Prompt:
The entries below contain a line with "Work in GF(5)[z]/(z^5" and a line with "Give the multiset of irreducible-factor degrees of x^3". Quote exactly those two lines and all lines between them.

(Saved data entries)
§ §
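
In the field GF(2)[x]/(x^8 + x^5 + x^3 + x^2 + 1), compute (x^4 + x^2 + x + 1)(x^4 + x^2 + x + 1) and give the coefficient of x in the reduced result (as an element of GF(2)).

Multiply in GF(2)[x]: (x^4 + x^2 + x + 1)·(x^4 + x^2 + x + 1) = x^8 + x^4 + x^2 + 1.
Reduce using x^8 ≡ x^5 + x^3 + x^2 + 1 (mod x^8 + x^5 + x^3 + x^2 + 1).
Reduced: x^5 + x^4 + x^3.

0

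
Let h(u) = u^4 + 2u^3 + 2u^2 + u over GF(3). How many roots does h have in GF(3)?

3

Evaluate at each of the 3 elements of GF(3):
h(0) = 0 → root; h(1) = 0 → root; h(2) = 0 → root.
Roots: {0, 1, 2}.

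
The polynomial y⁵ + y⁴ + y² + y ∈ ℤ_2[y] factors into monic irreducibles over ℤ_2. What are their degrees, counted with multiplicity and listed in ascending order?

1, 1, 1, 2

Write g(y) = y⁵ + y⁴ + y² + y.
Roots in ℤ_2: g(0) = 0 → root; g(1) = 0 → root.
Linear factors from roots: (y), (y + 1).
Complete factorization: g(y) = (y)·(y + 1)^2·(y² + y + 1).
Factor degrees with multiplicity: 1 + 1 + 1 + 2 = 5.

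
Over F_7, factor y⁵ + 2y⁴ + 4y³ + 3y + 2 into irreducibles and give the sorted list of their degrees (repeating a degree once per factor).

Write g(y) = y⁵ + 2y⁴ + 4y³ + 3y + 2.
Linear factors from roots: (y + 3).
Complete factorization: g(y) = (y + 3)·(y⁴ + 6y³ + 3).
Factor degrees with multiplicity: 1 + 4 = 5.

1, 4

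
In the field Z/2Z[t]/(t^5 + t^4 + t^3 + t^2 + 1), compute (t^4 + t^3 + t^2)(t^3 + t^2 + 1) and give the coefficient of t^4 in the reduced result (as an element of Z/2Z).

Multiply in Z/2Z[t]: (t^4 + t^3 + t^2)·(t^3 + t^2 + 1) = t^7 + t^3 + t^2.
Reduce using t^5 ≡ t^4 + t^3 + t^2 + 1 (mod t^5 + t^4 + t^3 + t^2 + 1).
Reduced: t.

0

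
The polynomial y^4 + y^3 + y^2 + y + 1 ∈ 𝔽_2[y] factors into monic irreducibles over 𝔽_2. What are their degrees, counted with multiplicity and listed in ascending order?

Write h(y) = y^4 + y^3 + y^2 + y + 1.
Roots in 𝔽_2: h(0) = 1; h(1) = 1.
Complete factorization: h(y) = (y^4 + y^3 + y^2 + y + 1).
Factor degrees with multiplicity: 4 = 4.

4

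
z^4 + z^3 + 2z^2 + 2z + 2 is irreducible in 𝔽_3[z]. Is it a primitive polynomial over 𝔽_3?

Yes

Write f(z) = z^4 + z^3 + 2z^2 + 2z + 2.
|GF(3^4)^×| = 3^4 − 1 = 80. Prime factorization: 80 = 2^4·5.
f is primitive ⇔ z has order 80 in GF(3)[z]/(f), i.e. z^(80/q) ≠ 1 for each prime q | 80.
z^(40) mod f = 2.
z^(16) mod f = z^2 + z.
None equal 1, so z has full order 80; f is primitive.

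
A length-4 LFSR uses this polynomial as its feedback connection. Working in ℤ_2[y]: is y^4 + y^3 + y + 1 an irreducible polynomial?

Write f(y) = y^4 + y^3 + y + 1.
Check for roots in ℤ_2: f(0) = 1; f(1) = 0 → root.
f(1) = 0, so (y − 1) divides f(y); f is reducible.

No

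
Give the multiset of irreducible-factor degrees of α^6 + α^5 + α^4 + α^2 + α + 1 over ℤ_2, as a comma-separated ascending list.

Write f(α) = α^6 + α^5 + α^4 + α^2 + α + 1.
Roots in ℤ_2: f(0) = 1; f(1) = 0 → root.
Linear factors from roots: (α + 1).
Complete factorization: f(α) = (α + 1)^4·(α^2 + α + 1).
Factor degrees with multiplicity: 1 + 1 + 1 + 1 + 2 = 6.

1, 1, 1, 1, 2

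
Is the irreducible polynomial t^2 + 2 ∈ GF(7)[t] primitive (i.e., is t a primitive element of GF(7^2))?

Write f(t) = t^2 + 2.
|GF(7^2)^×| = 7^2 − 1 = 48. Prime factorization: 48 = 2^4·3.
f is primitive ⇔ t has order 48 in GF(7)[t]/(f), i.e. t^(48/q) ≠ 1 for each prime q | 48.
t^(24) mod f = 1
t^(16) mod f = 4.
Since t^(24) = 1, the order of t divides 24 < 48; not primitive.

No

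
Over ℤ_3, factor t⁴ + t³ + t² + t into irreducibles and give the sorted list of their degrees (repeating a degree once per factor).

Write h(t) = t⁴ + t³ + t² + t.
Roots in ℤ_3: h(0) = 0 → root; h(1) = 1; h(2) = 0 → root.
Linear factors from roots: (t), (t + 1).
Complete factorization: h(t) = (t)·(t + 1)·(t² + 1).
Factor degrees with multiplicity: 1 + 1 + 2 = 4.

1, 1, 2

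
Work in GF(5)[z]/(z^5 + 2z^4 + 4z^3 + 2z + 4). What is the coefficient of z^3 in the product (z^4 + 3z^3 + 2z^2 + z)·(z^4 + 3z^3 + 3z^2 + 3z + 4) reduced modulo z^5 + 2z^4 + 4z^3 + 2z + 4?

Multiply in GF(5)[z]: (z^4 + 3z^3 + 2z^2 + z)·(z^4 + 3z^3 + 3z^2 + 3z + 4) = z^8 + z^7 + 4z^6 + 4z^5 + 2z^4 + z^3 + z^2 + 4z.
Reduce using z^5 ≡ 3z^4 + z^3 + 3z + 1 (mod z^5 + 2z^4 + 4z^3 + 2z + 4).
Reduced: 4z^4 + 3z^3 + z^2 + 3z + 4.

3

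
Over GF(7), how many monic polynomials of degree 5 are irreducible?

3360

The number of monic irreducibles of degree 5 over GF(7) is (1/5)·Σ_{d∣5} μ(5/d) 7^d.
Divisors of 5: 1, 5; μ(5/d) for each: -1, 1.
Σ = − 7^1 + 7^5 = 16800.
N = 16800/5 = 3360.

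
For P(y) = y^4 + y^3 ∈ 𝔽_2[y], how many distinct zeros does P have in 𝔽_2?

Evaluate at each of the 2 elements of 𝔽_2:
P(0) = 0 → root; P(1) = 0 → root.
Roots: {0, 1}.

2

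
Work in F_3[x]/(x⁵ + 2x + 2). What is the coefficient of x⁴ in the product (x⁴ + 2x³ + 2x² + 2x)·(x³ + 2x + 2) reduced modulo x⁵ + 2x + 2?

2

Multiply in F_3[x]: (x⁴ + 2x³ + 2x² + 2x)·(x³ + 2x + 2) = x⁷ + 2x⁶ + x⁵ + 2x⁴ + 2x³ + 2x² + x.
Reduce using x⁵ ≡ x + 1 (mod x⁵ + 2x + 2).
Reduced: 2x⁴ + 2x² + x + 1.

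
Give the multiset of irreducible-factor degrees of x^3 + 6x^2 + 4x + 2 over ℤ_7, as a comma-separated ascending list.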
§ §
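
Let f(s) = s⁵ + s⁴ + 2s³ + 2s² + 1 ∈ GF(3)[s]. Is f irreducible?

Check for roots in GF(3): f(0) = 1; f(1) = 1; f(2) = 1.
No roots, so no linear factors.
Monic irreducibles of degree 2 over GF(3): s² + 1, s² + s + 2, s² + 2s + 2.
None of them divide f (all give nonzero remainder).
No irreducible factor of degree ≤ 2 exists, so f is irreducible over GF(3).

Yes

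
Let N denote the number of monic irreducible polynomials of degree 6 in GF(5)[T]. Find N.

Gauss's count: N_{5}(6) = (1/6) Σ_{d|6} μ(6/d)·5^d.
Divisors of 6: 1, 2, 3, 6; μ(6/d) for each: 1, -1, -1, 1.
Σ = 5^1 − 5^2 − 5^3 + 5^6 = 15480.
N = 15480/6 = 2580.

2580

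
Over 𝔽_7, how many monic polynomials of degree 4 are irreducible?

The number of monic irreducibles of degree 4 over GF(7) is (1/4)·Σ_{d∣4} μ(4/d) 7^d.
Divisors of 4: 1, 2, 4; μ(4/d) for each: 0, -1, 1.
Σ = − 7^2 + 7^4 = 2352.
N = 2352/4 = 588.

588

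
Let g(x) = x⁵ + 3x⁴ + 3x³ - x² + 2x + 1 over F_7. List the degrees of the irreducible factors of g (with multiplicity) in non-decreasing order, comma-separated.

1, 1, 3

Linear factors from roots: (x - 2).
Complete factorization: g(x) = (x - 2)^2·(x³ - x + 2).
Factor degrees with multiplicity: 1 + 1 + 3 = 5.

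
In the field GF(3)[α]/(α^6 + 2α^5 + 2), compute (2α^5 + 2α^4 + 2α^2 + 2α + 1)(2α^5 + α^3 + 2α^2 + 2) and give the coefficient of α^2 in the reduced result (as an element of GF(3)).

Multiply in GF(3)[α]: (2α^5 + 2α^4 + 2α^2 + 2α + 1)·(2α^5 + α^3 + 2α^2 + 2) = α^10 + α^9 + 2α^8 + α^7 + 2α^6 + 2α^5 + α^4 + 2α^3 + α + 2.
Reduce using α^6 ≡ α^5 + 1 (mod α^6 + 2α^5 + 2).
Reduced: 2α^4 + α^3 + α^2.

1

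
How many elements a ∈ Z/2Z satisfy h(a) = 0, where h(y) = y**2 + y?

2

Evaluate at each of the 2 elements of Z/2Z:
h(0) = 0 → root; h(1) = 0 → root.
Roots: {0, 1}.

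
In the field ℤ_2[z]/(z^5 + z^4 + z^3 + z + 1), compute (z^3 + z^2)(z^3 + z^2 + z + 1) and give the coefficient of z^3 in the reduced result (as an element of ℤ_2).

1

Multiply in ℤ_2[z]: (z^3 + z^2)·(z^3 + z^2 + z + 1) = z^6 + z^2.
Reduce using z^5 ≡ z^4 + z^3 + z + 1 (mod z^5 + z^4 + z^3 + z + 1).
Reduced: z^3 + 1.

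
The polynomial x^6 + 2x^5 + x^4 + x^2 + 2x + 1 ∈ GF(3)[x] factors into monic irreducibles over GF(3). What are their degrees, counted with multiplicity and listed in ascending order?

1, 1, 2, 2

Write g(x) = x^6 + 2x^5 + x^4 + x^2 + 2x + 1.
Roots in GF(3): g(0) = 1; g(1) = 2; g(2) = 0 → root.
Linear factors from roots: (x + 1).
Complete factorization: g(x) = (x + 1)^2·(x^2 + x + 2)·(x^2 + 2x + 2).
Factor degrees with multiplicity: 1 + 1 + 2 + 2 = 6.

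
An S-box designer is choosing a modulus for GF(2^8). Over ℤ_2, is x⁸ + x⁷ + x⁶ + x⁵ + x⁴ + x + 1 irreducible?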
§ §
Solution to this exercise:
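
Work in GF(5)[z]/(z^5 + 2z^4 + 4z^3 + 2z + 4). What is the coefficient of z^3 in the product (z^4 + 3z^3 + 2z^2 + z)·(z^4 + 3z^3 + 3z^2 + 3z + 4) reduced modulo z^5 + 2z^4 + 4z^3 + 2z + 4?

Multiply in GF(5)[z]: (z^4 + 3z^3 + 2z^2 + z)·(z^4 + 3z^3 + 3z^2 + 3z + 4) = z^8 + z^7 + 4z^6 + 4z^5 + 2z^4 + z^3 + z^2 + 4z.
Reduce using z^5 ≡ 3z^4 + z^3 + 3z + 1 (mod z^5 + 2z^4 + 4z^3 + 2z + 4).
Reduced: 4z^4 + 3z^3 + z^2 + 3z + 4.

3

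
Over GF(7), how many monic polynomials of degree 5 are irreducible?

3360

The number of monic irreducibles of degree 5 over GF(7) is (1/5)·Σ_{d∣5} μ(5/d) 7^d.
Divisors of 5: 1, 5; μ(5/d) for each: -1, 1.
Σ = − 7^1 + 7^5 = 16800.
N = 16800/5 = 3360.

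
For P(y) = y^4 + y^3 ∈ 𝔽_2[y], how many distinct zeros does P have in 𝔽_2?

Evaluate at each of the 2 elements of 𝔽_2:
P(0) = 0 → root; P(1) = 0 → root.
Roots: {0, 1}.

2

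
Work in F_3[x]/(x⁵ + 2x + 2). What is the coefficient of x⁴ in the product (x⁴ + 2x³ + 2x² + 2x)·(x³ + 2x + 2) reduced modulo x⁵ + 2x + 2?

2

Multiply in F_3[x]: (x⁴ + 2x³ + 2x² + 2x)·(x³ + 2x + 2) = x⁷ + 2x⁶ + x⁵ + 2x⁴ + 2x³ + 2x² + x.
Reduce using x⁵ ≡ x + 1 (mod x⁵ + 2x + 2).
Reduced: 2x⁴ + 2x² + x + 1.

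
Give the multiset of irreducible-factor degrees of x^3 + 6x^2 + 4x + 2 over ℤ_7, as a comma-separated ascending list.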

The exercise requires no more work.